◆ Source records:
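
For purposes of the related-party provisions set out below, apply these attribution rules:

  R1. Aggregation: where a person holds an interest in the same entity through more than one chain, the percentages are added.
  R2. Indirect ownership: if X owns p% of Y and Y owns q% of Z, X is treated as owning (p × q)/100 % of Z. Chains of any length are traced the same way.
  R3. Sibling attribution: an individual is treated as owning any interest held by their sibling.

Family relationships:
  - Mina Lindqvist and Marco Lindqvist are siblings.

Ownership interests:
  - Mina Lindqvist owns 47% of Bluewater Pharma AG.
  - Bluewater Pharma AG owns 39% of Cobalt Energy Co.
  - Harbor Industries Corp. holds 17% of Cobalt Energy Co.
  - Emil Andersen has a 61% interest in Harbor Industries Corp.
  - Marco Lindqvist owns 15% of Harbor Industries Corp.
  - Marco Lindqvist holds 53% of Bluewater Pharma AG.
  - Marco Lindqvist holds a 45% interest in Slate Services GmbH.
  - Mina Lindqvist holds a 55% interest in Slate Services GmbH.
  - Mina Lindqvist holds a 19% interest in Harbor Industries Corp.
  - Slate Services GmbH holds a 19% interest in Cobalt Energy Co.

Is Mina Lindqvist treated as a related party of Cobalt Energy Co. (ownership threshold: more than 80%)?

By sibling attribution (R3), Mina Lindqvist is treated as also owning Marco Lindqvist's interest in Slate Services GmbH, giving 55% + 45% = 100%.
By sibling attribution (R3), Mina Lindqvist is treated as also owning Marco Lindqvist's interest in Harbor Industries Corp, giving 19% + 15% = 34%.
By sibling attribution (R3), Mina Lindqvist is treated as also owning Marco Lindqvist's interest in Bluewater Pharma AG, giving 47% + 53% = 100%.
Chain via Slate Services GmbH (R2): 100% × 19% = 19% of Cobalt Energy Co.
Chain via Harbor Industries Corp. (R2): 34% × 17% = 5.78% of Cobalt Energy Co.
Chain via Bluewater Pharma AG (R2): 100% × 39% = 39% of Cobalt Energy Co.
Aggregating (R1): 19% + 5.78% + 39% = 63.78%.
63.78% does not exceed the 80% threshold, so Mina is not a related party to Cobalt Energy Co.

No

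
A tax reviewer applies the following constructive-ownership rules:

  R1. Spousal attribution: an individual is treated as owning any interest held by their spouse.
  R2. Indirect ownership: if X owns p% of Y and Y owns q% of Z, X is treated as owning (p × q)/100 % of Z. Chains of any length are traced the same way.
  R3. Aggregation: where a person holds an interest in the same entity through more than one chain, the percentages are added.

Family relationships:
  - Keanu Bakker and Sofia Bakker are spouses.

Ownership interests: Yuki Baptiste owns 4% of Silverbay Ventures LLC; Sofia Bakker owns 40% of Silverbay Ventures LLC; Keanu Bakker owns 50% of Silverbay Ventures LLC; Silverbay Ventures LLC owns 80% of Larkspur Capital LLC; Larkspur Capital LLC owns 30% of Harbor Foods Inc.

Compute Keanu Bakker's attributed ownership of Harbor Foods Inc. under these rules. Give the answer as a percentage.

21.6%

By spousal attribution (R1), Keanu Bakker is treated as also owning Sofia Bakker's interest in Silverbay Ventures LLC, giving 50% + 40% = 90%.
Chain via Silverbay Ventures LLC → Larkspur Capital LLC (R2): 90% × 80% × 30% = 21.6% of Harbor Foods Inc.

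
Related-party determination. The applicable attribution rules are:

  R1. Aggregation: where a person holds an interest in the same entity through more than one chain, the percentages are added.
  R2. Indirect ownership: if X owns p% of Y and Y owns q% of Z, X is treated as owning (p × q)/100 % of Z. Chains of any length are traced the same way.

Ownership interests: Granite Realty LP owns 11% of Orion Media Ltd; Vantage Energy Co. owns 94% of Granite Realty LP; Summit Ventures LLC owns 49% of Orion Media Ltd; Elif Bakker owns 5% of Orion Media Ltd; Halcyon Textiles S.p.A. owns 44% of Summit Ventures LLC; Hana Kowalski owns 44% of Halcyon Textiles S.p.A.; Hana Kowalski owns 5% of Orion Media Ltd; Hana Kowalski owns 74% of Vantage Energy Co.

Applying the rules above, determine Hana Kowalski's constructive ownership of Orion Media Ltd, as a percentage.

22.138%

Chain via Halcyon Textiles S.p.A. → Summit Ventures LLC (R2): 44% × 44% × 49% = 9.4864% of Orion Media Ltd.
Chain via Vantage Energy Co. → Granite Realty LP (R2): 74% × 94% × 11% = 7.6516% of Orion Media Ltd.
Direct interest in Orion Media Ltd: 5%.
Aggregating (R1): 9.4864% + 7.6516% + 5% = 22.138%.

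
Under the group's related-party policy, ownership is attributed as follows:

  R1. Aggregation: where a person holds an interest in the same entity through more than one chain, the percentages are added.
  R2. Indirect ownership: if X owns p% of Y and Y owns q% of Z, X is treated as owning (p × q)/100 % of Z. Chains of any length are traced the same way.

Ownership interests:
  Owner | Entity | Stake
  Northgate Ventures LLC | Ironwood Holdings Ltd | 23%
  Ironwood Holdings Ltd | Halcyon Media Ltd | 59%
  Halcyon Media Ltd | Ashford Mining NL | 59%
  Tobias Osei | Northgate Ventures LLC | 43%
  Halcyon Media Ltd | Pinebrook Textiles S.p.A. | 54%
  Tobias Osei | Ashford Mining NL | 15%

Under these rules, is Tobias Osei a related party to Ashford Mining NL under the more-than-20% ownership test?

Chain via Northgate Ventures LLC → Ironwood Holdings Ltd → Halcyon Media Ltd (R2): 43% × 23% × 59% × 59% = 3.442709% of Ashford Mining NL.
Direct interest in Ashford Mining NL: 15%.
Aggregating (R1): 3.442709% + 15% = 18.442709%.
18.442709% does not exceed the 20% threshold, so Tobias is not a related party to Ashford Mining NL.

No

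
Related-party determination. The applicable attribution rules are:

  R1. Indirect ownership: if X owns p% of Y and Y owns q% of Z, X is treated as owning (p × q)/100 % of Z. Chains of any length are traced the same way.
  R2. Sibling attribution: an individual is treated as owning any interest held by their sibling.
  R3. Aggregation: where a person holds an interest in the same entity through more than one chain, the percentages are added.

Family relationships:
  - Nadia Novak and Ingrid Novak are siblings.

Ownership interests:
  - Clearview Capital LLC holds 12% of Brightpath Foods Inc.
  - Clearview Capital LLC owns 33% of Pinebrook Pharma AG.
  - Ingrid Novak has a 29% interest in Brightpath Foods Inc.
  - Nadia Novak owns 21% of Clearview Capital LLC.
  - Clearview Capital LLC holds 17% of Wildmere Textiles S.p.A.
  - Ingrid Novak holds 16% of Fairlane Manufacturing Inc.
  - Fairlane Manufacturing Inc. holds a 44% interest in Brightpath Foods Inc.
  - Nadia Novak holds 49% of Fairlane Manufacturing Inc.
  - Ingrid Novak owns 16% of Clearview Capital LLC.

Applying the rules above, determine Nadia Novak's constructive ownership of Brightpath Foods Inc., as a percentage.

62.04%

By sibling attribution (R2), Nadia Novak is treated as also owning Ingrid Novak's interest in Clearview Capital LLC, giving 21% + 16% = 37%.
By sibling attribution (R2), Nadia Novak is treated as also owning Ingrid Novak's interest in Fairlane Manufacturing Inc, giving 49% + 16% = 65%.
By sibling attribution (R2), Nadia Novak is treated as owning Ingrid Novak's 29% interest in Brightpath Foods Inc.
Chain via Clearview Capital LLC (R1): 37% × 12% = 4.44% of Brightpath Foods Inc.
Chain via Fairlane Manufacturing Inc. (R1): 65% × 44% = 28.6% of Brightpath Foods Inc.
Direct interest in Brightpath Foods Inc: 29%.
Aggregating (R3): 4.44% + 28.6% + 29% = 62.04%.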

◆ Task prompt:
In the entries above, identify every line with the word "siblings". Copy those lines.

◆ Task response:
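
  - Mina Lindqvist and Marco Lindqvist are siblings.
  - Nadia Novak and Ingrid Novak are siblings.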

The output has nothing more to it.